#### [WHAT THIS TASK INVOLVES]
Using the records below, give again exactly the lines from the line that contains "Apr 2028: $80,273" through the line that contains "Hazardous Waste Rule 12.22", both ends included, and only those.

#### [DATA FOR THIS EXERCISE]
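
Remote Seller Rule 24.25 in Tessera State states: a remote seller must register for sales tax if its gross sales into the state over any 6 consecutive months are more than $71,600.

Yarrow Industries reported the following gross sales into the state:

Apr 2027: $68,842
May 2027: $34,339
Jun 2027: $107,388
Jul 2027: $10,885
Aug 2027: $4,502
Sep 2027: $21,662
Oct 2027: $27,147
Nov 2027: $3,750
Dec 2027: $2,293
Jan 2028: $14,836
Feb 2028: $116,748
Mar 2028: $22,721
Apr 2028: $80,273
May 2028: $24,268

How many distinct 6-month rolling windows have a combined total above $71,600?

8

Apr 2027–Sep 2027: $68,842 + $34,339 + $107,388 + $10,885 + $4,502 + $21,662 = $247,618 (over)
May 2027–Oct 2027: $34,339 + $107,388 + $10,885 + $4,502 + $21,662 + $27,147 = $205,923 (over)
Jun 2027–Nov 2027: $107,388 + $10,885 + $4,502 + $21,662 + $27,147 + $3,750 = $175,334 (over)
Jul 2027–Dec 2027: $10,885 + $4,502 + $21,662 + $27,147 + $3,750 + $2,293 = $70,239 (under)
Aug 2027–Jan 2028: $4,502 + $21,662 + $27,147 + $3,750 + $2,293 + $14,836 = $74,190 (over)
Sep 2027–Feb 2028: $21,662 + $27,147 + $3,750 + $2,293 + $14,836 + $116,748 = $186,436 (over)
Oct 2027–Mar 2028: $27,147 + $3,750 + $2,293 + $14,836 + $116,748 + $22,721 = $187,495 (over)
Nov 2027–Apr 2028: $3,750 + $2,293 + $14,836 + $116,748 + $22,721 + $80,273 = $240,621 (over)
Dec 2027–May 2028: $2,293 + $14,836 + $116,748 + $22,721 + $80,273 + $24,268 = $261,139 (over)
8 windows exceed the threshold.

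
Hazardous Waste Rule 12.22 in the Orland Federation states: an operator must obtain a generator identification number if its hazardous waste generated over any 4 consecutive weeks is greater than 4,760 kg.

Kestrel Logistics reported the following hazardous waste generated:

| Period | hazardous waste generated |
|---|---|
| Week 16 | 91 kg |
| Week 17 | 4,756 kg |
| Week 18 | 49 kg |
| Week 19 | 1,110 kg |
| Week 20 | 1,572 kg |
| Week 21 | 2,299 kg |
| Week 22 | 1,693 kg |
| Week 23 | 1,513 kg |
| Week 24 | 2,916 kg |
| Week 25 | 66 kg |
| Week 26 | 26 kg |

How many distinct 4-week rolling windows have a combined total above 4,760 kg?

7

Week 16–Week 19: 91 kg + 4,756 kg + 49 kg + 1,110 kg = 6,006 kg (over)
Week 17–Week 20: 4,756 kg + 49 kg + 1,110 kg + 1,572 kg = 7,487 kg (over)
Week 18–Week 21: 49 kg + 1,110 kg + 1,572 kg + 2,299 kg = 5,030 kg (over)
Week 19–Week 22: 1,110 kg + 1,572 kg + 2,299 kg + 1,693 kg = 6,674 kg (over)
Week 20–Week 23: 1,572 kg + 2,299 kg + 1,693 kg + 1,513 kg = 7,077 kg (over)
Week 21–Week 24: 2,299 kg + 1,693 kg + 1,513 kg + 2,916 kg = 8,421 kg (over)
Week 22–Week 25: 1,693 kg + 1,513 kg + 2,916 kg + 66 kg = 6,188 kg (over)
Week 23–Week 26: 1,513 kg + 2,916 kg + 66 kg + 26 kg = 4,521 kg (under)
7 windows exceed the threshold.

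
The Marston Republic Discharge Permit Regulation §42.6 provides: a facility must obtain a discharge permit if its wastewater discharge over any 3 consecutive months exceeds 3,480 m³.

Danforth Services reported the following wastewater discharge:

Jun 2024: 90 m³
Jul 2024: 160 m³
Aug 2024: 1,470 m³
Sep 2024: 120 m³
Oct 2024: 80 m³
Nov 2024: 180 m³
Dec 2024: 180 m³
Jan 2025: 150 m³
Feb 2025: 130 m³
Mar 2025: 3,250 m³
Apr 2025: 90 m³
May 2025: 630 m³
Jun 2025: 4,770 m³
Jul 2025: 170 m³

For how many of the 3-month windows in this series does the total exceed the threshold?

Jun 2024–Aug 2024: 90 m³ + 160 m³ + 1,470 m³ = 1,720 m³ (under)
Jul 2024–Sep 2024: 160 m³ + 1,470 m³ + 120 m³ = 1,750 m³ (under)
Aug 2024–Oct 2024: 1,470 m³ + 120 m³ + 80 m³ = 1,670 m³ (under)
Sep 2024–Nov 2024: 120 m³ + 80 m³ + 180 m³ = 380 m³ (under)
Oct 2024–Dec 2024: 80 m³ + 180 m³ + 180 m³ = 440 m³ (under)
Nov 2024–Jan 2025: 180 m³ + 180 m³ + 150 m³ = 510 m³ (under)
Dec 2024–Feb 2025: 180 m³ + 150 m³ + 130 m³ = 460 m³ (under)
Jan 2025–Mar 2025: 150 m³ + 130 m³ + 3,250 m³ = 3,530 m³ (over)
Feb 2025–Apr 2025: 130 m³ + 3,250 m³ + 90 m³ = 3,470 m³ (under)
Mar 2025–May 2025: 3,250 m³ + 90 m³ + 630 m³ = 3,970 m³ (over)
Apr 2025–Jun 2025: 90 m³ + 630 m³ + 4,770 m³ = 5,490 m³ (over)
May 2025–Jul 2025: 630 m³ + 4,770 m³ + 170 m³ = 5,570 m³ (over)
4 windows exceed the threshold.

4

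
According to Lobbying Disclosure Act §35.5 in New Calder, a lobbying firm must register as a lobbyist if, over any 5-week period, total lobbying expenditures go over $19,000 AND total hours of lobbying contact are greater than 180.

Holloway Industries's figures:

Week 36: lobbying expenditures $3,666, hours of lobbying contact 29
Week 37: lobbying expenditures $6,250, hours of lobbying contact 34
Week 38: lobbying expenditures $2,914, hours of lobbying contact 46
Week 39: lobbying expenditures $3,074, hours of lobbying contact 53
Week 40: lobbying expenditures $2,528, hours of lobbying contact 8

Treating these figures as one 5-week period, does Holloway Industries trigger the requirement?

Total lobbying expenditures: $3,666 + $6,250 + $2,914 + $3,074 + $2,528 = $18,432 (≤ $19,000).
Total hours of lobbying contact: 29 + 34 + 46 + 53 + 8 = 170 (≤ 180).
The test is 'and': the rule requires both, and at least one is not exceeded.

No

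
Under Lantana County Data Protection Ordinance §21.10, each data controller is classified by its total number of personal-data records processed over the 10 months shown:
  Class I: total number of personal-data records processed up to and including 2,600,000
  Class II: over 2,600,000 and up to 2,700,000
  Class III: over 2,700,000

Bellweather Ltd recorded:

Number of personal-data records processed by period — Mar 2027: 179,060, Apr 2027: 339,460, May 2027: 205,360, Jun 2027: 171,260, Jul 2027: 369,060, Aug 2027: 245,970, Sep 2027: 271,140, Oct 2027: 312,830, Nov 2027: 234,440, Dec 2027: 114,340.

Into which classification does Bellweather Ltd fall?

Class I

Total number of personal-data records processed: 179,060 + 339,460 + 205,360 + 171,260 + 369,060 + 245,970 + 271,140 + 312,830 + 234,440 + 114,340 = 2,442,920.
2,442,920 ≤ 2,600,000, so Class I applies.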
---
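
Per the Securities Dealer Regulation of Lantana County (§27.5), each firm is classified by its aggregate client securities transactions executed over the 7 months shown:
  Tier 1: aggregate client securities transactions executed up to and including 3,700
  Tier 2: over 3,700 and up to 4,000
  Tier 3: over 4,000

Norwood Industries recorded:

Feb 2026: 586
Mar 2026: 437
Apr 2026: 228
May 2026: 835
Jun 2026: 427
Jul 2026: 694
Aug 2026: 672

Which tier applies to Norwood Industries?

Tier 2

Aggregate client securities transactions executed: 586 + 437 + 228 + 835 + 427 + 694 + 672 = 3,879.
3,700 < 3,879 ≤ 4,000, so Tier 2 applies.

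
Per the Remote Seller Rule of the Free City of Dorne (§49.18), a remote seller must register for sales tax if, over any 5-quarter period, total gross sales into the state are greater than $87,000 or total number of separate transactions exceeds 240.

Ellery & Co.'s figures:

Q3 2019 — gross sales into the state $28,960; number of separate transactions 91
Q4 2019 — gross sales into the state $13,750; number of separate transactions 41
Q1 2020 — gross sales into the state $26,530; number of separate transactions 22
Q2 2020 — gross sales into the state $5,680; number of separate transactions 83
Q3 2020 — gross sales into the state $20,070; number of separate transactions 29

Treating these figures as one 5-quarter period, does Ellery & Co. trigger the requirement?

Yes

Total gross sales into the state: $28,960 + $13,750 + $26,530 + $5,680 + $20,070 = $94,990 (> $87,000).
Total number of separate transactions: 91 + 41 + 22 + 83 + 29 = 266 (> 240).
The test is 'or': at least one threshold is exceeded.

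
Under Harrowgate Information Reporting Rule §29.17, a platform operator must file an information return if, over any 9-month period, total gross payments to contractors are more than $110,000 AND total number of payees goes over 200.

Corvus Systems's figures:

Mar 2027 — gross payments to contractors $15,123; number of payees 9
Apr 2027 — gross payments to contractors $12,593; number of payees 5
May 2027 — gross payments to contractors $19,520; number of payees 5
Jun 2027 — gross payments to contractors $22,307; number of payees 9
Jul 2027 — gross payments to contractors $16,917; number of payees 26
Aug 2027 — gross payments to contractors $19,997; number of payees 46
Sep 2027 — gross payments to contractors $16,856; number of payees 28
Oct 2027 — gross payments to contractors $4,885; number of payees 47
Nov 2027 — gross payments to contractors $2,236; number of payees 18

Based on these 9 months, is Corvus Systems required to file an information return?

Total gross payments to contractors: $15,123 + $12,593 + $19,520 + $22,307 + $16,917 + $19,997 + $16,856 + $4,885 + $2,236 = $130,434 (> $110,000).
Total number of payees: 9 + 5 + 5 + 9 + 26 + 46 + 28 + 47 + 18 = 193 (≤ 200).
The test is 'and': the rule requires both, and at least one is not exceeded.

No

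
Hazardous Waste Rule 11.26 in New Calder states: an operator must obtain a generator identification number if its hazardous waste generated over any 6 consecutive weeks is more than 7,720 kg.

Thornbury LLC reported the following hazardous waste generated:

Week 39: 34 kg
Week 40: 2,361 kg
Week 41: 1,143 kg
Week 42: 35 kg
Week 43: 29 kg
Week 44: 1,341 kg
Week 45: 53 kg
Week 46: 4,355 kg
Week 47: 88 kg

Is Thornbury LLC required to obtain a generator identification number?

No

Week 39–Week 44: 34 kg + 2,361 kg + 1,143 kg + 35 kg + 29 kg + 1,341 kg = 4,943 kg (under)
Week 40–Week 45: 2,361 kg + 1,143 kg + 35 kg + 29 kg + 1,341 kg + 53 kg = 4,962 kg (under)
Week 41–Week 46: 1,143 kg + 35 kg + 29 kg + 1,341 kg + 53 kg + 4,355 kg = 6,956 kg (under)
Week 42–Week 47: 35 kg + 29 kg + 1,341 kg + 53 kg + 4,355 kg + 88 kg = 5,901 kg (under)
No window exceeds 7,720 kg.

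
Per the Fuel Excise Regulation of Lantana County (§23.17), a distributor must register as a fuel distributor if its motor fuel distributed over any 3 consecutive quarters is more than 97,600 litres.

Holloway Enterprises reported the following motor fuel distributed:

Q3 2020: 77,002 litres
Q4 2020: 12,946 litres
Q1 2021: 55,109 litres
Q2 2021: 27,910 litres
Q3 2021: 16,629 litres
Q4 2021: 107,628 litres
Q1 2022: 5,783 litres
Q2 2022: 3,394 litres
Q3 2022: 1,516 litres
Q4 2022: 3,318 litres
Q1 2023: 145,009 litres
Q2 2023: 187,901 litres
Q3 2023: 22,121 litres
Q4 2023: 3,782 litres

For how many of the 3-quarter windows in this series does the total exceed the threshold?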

#### [RESULT OF THIS TASK]
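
Apr 2028: $80,273
May 2028: $24,268

How many distinct 6-month rolling windows have a combined total above $71,600?

8

Apr 2027–Sep 2027: $68,842 + $34,339 + $107,388 + $10,885 + $4,502 + $21,662 = $247,618 (over)
May 2027–Oct 2027: $34,339 + $107,388 + $10,885 + $4,502 + $21,662 + $27,147 = $205,923 (over)
Jun 2027–Nov 2027: $107,388 + $10,885 + $4,502 + $21,662 + $27,147 + $3,750 = $175,334 (over)
Jul 2027–Dec 2027: $10,885 + $4,502 + $21,662 + $27,147 + $3,750 + $2,293 = $70,239 (under)
Aug 2027–Jan 2028: $4,502 + $21,662 + $27,147 + $3,750 + $2,293 + $14,836 = $74,190 (over)
Sep 2027–Feb 2028: $21,662 + $27,147 + $3,750 + $2,293 + $14,836 + $116,748 = $186,436 (over)
Oct 2027–Mar 2028: $27,147 + $3,750 + $2,293 + $14,836 + $116,748 + $22,721 = $187,495 (over)
Nov 2027–Apr 2028: $3,750 + $2,293 + $14,836 + $116,748 + $22,721 + $80,273 = $240,621 (over)
Dec 2027–May 2028: $2,293 + $14,836 + $116,748 + $22,721 + $80,273 + $24,268 = $261,139 (over)
8 windows exceed the threshold.

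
Hazardous Waste Rule 12.22 in the Orland Federation states: an operator must obtain a generator identification number if its hazardous waste generated over any 4 consecutive weeks is greater than 4,760 kg.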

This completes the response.